> **Assigned task**
In the records below, find each line containing the word "solution" and copy it.

(Stored items)
--*--

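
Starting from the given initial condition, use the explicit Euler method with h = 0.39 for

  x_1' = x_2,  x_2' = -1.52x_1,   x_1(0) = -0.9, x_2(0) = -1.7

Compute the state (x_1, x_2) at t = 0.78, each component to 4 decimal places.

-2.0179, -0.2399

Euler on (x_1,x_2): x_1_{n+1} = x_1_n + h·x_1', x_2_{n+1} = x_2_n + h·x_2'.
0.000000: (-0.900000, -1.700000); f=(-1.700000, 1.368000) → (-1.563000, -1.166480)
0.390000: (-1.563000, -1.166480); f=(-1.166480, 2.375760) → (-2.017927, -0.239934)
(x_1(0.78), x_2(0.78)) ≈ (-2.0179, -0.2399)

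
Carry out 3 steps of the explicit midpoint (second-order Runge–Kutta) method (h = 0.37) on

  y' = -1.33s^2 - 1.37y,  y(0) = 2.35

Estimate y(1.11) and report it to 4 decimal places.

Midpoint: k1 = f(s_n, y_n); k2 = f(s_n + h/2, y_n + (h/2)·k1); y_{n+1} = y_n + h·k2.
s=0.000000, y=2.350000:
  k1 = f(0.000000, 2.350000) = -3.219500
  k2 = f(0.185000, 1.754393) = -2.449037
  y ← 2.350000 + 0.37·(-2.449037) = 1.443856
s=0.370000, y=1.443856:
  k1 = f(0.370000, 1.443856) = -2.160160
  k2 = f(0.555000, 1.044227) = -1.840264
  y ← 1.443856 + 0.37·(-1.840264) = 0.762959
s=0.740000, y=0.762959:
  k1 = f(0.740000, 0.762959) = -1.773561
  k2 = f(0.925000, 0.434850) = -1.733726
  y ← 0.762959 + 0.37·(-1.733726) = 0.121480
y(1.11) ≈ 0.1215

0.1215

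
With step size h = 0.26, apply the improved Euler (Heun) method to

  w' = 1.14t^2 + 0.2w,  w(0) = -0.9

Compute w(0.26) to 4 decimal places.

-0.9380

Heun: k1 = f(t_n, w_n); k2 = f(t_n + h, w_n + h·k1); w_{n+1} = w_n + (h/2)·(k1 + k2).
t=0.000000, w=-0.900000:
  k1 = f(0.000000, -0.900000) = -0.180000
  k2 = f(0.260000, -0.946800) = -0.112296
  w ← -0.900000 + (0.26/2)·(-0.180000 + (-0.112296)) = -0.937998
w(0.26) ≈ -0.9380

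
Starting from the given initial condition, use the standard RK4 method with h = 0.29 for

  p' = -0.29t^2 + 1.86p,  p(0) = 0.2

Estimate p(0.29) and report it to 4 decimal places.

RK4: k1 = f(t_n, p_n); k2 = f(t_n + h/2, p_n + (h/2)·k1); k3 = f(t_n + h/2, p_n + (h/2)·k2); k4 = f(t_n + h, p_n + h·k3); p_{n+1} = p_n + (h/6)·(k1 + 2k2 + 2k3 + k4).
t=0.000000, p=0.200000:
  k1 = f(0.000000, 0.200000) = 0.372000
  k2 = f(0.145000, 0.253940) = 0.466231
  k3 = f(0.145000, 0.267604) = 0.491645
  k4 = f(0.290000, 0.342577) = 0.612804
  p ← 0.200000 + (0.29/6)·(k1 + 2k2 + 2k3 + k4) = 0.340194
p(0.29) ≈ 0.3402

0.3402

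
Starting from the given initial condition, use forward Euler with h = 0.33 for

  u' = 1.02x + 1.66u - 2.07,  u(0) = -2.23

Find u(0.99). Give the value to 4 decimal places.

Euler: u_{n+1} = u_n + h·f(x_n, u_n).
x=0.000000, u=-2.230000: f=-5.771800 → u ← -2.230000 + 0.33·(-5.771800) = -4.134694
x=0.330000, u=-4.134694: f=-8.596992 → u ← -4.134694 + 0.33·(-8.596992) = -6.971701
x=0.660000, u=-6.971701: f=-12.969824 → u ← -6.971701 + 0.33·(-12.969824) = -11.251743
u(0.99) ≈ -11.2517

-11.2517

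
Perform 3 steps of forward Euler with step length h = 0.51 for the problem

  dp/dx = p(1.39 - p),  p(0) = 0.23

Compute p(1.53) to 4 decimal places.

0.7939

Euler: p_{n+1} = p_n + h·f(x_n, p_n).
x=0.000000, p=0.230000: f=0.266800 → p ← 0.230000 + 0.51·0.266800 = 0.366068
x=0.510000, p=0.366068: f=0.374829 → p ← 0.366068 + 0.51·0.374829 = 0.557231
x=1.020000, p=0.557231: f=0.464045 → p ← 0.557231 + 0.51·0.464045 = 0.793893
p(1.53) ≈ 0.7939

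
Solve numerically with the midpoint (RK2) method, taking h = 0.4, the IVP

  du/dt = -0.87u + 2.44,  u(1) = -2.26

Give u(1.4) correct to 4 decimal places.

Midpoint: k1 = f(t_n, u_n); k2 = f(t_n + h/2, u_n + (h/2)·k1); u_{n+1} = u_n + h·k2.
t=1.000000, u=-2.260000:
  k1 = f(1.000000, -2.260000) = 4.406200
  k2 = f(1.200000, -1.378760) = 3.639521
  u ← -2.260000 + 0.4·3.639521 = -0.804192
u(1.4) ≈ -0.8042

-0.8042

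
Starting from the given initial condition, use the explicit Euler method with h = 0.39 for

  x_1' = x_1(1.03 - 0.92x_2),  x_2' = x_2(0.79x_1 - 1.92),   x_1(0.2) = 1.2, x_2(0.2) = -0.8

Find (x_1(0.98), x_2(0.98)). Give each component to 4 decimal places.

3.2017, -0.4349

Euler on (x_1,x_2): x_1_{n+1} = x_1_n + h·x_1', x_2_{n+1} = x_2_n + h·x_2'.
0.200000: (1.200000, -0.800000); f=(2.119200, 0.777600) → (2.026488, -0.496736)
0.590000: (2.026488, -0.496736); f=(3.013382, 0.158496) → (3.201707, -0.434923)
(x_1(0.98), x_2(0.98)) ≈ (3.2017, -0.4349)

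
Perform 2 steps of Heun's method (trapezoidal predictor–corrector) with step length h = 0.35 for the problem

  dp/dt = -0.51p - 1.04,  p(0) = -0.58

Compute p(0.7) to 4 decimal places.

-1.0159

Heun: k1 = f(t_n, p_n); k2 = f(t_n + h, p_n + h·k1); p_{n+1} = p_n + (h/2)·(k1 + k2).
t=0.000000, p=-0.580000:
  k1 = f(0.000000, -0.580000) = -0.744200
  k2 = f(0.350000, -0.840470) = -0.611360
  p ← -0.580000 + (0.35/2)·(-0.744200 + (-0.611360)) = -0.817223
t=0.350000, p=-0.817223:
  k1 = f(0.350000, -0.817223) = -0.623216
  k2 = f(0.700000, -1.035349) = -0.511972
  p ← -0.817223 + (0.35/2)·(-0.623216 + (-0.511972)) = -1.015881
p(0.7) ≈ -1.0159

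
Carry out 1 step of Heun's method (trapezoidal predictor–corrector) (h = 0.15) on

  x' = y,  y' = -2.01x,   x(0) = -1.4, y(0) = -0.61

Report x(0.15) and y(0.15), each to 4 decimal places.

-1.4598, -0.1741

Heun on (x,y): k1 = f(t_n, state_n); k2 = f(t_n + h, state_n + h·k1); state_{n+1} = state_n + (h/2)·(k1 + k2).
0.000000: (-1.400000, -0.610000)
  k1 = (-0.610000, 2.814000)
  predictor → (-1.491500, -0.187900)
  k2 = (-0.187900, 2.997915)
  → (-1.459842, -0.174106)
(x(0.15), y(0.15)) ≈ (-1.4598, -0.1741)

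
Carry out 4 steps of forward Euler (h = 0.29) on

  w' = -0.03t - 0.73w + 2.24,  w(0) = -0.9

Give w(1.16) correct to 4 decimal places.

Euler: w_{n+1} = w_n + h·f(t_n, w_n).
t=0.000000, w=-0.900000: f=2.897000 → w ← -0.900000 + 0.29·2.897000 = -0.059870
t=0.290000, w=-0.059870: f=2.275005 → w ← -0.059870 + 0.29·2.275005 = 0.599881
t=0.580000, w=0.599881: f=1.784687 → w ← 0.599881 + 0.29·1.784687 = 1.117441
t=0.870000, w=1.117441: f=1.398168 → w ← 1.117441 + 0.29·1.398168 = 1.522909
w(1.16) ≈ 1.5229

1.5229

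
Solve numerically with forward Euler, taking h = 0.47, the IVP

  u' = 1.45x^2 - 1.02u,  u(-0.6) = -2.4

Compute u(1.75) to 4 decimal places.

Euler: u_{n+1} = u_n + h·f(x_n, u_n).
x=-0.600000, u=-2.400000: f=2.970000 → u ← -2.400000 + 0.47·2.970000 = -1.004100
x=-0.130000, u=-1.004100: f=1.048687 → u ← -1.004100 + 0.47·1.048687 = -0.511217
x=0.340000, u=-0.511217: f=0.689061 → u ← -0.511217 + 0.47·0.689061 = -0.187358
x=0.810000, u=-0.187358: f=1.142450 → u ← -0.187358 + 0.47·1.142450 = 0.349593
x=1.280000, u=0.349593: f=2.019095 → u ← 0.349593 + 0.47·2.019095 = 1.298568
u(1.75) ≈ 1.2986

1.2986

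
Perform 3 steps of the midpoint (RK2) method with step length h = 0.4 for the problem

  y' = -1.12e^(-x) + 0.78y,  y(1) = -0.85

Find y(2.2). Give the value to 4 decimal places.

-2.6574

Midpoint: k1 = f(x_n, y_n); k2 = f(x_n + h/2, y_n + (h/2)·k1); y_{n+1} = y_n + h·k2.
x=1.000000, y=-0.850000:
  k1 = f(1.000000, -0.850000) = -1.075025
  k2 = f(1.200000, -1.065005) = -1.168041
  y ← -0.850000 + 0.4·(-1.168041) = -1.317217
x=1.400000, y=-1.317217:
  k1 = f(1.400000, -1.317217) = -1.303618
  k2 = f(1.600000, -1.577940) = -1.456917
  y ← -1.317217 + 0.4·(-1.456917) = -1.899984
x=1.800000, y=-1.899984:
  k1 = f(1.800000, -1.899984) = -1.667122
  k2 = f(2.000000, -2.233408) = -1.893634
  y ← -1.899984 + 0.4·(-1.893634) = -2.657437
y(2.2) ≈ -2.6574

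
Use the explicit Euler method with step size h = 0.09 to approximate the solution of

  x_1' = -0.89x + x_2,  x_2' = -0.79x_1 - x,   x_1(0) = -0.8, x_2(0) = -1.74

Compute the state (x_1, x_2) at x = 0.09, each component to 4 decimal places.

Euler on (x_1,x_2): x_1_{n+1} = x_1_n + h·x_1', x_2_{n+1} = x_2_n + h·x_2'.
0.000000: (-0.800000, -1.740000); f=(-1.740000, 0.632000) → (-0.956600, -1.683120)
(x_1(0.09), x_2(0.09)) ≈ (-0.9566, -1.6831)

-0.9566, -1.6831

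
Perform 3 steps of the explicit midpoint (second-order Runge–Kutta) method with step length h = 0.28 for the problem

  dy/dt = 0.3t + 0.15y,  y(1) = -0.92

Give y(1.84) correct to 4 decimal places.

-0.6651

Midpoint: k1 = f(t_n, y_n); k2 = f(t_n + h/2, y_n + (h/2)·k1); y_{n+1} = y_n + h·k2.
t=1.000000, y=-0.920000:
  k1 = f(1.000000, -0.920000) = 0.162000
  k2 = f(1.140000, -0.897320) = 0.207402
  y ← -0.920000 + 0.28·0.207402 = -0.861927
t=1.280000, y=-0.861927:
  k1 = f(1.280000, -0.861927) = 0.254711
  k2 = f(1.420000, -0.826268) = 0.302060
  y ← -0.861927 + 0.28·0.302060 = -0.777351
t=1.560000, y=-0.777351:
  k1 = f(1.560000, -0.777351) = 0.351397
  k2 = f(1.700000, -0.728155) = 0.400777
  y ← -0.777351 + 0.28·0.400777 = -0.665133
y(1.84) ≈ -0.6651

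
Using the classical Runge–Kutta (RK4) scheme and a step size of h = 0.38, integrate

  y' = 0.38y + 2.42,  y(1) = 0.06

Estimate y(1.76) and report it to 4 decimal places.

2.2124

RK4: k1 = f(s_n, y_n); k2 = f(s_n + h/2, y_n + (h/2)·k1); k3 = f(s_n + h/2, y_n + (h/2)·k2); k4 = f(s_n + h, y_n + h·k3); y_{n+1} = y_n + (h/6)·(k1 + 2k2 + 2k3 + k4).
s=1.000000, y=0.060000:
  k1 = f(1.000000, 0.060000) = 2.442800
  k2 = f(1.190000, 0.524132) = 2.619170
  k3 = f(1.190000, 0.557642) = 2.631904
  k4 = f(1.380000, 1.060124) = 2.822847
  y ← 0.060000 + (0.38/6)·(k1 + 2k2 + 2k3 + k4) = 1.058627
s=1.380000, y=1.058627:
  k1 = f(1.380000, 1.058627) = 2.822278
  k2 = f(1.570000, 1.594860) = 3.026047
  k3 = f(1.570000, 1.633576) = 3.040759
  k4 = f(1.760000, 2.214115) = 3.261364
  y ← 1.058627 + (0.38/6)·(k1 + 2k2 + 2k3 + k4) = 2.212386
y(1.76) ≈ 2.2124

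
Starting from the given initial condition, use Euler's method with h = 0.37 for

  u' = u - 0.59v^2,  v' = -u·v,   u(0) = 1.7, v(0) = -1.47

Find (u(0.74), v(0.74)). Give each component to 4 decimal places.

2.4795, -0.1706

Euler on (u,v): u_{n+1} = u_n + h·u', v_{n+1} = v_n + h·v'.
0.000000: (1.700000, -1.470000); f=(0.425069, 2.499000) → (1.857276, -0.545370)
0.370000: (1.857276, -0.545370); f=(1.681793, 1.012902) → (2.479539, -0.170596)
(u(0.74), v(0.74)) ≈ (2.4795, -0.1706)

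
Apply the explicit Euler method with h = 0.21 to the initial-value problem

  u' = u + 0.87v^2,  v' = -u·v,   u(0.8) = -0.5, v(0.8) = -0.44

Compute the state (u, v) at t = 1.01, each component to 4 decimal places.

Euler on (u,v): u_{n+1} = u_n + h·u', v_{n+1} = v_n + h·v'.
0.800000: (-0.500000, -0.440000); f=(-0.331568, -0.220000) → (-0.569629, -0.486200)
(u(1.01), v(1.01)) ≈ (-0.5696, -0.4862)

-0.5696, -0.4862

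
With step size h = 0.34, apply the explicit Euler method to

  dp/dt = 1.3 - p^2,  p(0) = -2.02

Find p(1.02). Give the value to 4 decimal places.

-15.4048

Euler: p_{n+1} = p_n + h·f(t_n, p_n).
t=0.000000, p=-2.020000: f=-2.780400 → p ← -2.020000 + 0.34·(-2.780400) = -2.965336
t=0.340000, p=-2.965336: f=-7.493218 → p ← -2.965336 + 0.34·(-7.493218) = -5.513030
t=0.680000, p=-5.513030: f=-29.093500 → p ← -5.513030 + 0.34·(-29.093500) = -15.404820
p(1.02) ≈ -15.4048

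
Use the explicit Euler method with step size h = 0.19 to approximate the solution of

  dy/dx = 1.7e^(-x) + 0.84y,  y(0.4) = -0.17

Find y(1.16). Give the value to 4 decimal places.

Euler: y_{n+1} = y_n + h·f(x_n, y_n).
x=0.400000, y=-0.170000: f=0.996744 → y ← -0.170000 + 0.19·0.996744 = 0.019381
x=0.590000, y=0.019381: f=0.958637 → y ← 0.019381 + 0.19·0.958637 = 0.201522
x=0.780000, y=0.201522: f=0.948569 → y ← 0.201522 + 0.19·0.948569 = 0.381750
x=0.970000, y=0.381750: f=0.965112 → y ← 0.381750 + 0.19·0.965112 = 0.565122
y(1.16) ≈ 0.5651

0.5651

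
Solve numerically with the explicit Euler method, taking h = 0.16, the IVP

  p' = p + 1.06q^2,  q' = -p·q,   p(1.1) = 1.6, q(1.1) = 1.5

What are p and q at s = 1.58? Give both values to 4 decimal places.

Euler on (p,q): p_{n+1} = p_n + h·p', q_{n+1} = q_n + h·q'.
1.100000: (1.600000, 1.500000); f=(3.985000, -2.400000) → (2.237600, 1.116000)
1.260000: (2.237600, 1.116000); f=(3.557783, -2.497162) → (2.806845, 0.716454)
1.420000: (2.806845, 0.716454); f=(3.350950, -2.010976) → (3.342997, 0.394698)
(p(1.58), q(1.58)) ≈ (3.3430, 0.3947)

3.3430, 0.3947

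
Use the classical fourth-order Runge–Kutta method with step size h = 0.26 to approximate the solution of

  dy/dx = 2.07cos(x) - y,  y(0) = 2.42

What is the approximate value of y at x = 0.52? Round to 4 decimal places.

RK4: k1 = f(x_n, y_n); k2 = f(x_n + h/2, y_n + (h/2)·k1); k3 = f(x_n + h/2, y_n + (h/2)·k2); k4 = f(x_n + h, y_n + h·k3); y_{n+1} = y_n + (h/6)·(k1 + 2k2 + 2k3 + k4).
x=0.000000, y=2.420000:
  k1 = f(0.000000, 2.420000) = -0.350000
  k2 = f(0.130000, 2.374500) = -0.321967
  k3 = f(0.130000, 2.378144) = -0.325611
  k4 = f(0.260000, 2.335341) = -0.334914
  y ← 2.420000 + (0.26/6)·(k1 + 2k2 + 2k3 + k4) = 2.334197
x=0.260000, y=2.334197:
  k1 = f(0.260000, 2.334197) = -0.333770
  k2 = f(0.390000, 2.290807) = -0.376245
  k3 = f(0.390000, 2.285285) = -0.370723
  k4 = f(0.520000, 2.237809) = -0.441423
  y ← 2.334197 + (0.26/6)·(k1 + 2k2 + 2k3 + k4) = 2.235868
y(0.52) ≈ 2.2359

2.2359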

--*--

> **Completed exercise**
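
Use the explicit Euler method with step size h = 0.09 to approximate the solution of
Use the explicit Euler method with step size h = 0.19 to approximate the solution of
Use the classical fourth-order Runge–Kutta method with step size h = 0.26 to approximate the solution of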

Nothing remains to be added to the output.